Task objective:
Repeat each record below exactly as given.

Collected data:
────
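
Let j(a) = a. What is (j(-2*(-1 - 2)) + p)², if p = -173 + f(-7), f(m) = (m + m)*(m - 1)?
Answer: 3025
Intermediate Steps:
f(m) = 2*m*(-1 + m) (f(m) = (2*m)*(-1 + m) = 2*m*(-1 + m))
p = -61 (p = -173 + 2*(-7)*(-1 - 7) = -173 + 2*(-7)*(-8) = -173 + 112 = -61)
(j(-2*(-1 - 2)) + p)² = (-2*(-1 - 2) - 61)² = (-2*(-3) - 61)² = (6 - 61)² = (-55)² = 3025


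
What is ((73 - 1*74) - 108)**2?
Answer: 11881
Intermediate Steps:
((73 - 1*74) - 108)**2 = ((73 - 74) - 108)**2 = (-1 - 108)**2 = (-109)**2 = 11881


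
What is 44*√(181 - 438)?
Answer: 44*I*√257 ≈ 705.37*I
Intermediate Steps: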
────
Answer for the task:
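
Let j(a) = a. What is (j(-2*(-1 - 2)) + p)², if p = -173 + f(-7), f(m) = (m + m)*(m - 1)?
Answer: 3025
Intermediate Steps:
f(m) = 2*m*(-1 + m) (f(m) = (2*m)*(-1 + m) = 2*m*(-1 + m))
p = -61 (p = -173 + 2*(-7)*(-1 - 7) = -173 + 2*(-7)*(-8) = -173 + 112 = -61)
(j(-2*(-1 - 2)) + p)² = (-2*(-1 - 2) - 61)² = (-2*(-3) - 61)² = (6 - 61)² = (-55)² = 3025


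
What is ((73 - 1*74) - 108)**2?
Answer: 11881
Intermediate Steps:
((73 - 1*74) - 108)**2 = ((73 - 74) - 108)**2 = (-1 - 108)**2 = (-109)**2 = 11881


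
What is 44*√(181 - 438)?
Answer: 44*I*√257 ≈ 705.37*I
Intermediate Steps: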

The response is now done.